## What to work on
In the records below, begin at the line containing "The prior probability that an" and end at the line containing "A DNA test has"; quote every line in that span exactly, including both boundary lines, and no others.

------------

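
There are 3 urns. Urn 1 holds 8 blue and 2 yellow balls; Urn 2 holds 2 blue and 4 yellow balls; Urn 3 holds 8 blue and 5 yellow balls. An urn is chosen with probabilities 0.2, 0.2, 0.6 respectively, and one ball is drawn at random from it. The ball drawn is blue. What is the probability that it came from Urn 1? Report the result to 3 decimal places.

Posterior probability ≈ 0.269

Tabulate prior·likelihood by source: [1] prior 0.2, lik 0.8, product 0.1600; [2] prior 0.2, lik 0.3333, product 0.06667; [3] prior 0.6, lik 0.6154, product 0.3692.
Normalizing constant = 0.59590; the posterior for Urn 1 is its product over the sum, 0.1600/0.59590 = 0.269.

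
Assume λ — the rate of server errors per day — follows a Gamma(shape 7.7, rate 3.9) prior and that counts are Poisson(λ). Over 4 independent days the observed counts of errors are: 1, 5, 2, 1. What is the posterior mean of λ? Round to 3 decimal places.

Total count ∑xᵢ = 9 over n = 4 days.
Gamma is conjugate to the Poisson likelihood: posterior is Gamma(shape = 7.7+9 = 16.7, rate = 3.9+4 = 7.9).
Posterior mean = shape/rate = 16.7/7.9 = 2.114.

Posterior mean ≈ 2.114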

------------

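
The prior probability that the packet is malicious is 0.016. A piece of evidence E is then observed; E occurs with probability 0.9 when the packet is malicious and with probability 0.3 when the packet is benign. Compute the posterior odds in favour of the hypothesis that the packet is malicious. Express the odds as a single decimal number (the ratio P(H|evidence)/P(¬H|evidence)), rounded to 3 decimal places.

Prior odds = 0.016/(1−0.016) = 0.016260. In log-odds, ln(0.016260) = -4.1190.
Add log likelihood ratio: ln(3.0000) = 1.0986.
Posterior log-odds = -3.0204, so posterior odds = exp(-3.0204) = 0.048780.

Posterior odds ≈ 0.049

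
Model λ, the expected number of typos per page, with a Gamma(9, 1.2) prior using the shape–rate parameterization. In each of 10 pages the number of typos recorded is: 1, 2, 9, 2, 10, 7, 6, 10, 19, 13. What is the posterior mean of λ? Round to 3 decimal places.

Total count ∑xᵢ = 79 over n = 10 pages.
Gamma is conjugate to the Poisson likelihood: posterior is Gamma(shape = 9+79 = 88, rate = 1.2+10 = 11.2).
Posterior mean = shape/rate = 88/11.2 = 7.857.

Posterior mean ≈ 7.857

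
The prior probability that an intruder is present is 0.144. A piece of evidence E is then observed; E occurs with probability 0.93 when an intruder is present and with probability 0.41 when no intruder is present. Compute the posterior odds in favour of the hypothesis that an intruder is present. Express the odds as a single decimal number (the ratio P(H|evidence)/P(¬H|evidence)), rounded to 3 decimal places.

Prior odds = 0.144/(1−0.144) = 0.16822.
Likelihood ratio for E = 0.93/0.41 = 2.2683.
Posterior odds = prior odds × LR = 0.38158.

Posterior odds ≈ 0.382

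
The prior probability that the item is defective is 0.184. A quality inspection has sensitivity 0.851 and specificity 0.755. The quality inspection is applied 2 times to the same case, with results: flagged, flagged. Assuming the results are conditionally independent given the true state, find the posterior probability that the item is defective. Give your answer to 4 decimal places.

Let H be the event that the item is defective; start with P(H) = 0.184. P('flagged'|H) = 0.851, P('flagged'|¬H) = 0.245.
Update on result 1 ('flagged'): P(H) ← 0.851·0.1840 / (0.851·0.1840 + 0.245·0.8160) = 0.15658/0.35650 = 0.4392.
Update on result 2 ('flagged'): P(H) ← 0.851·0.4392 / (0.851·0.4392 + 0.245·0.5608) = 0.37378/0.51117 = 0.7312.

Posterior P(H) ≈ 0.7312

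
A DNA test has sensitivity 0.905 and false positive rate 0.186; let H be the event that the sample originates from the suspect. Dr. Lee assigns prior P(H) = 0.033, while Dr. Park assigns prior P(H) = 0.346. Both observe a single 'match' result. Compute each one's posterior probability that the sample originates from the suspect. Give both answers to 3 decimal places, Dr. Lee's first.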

------------

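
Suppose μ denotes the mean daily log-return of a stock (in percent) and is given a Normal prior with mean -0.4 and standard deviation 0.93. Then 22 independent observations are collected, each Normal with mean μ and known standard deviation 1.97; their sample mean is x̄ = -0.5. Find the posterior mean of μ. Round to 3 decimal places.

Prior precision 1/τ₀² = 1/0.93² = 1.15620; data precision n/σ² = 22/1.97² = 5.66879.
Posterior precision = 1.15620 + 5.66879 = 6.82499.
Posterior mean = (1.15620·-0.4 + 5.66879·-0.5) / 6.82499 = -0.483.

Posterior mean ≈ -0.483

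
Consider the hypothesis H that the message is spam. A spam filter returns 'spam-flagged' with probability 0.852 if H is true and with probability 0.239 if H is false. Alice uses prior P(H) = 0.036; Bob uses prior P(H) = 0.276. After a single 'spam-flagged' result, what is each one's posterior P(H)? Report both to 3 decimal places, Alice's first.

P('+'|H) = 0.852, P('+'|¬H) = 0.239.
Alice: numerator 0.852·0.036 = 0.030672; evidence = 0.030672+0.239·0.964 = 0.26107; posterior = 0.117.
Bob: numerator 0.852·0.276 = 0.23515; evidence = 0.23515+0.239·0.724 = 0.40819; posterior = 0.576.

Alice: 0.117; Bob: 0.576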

------------

## Task solution
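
The prior probability that an intruder is present is 0.144. A piece of evidence E is then observed; E occurs with probability 0.93 when an intruder is present and with probability 0.41 when no intruder is present. Compute the posterior odds in favour of the hypothesis that an intruder is present. Express the odds as a single decimal number (the ratio P(H|evidence)/P(¬H|evidence)), rounded to 3 decimal places.

Prior odds = 0.144/(1−0.144) = 0.16822.
Likelihood ratio for E = 0.93/0.41 = 2.2683.
Posterior odds = prior odds × LR = 0.38158.

Posterior odds ≈ 0.382

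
The prior probability that the item is defective is 0.184. A quality inspection has sensitivity 0.851 and specificity 0.755. The quality inspection is applied 2 times to the same case, with results: flagged, flagged. Assuming the results are conditionally independent given the true state, find the posterior probability that the item is defective. Give your answer to 4 decimal places.

Let H be the event that the item is defective; start with P(H) = 0.184. P('flagged'|H) = 0.851, P('flagged'|¬H) = 0.245.
Update on result 1 ('flagged'): P(H) ← 0.851·0.1840 / (0.851·0.1840 + 0.245·0.8160) = 0.15658/0.35650 = 0.4392.
Update on result 2 ('flagged'): P(H) ← 0.851·0.4392 / (0.851·0.4392 + 0.245·0.5608) = 0.37378/0.51117 = 0.7312.

Posterior P(H) ≈ 0.7312

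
A DNA test has sensitivity 0.905 and false positive rate 0.186; let H be the event that the sample originates from the suspect. Dr. Lee assigns prior P(H) = 0.033, while Dr. Park assigns prior P(H) = 0.346. Both observe a single 'match' result. Compute each one's posterior probability that the sample originates from the suspect. Give both answers to 3 decimal places, Dr. Lee's first.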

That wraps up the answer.